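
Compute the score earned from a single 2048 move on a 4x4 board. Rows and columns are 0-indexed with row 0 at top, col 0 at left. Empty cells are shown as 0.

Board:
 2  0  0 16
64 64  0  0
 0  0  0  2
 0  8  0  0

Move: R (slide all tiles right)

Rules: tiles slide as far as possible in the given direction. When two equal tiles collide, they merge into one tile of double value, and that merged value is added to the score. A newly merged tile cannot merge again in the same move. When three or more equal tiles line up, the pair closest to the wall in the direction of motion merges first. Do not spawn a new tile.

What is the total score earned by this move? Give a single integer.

Slide right:
row 0: [2, 0, 0, 16] -> [0, 0, 2, 16]  score +0 (running 0)
row 1: [64, 64, 0, 0] -> [0, 0, 0, 128]  score +128 (running 128)
row 2: [0, 0, 0, 2] -> [0, 0, 0, 2]  score +0 (running 128)
row 3: [0, 8, 0, 0] -> [0, 0, 0, 8]  score +0 (running 128)
Board after move:
  0   0   2  16
  0   0   0 128
  0   0   0   2
  0   0   0   8

Answer: 128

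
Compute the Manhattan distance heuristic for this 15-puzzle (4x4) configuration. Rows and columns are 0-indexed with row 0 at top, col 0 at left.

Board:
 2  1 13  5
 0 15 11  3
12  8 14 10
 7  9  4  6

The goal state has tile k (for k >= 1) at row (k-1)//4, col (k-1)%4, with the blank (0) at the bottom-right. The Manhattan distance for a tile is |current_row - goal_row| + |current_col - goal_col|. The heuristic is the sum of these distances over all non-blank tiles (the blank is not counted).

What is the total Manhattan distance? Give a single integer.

Tile 2: at (0,0), goal (0,1), distance |0-0|+|0-1| = 1
Tile 1: at (0,1), goal (0,0), distance |0-0|+|1-0| = 1
Tile 13: at (0,2), goal (3,0), distance |0-3|+|2-0| = 5
Tile 5: at (0,3), goal (1,0), distance |0-1|+|3-0| = 4
Tile 15: at (1,1), goal (3,2), distance |1-3|+|1-2| = 3
Tile 11: at (1,2), goal (2,2), distance |1-2|+|2-2| = 1
Tile 3: at (1,3), goal (0,2), distance |1-0|+|3-2| = 2
Tile 12: at (2,0), goal (2,3), distance |2-2|+|0-3| = 3
Tile 8: at (2,1), goal (1,3), distance |2-1|+|1-3| = 3
Tile 14: at (2,2), goal (3,1), distance |2-3|+|2-1| = 2
Tile 10: at (2,3), goal (2,1), distance |2-2|+|3-1| = 2
Tile 7: at (3,0), goal (1,2), distance |3-1|+|0-2| = 4
Tile 9: at (3,1), goal (2,0), distance |3-2|+|1-0| = 2
Tile 4: at (3,2), goal (0,3), distance |3-0|+|2-3| = 4
Tile 6: at (3,3), goal (1,1), distance |3-1|+|3-1| = 4
Sum: 1 + 1 + 5 + 4 + 3 + 1 + 2 + 3 + 3 + 2 + 2 + 4 + 2 + 4 + 4 = 41

Answer: 41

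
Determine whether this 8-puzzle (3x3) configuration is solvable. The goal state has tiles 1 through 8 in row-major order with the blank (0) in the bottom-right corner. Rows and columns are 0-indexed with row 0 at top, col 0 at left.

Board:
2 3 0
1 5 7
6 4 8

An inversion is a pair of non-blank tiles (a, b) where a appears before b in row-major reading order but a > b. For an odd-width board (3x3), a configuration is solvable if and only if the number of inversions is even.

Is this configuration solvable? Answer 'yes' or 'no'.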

===

_What is needed_
All lines in the listing above between the line with "Move: R (slide all tiles right)" and the line with "Rules: tiles slide", inclusive, should be set down exactly, and no line outside that range.

_Reply to the task_
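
Move: R (slide all tiles right)

Rules: tiles slide as far as possible in the given direction. When two equal tiles collide, they merge into one tile of double value, and that merged value is added to the score. A newly merged tile cannot merge again in the same move. When three or more equal tiles line up, the pair closest to the wall in the direction of motion merges first. Do not spawn a new tile.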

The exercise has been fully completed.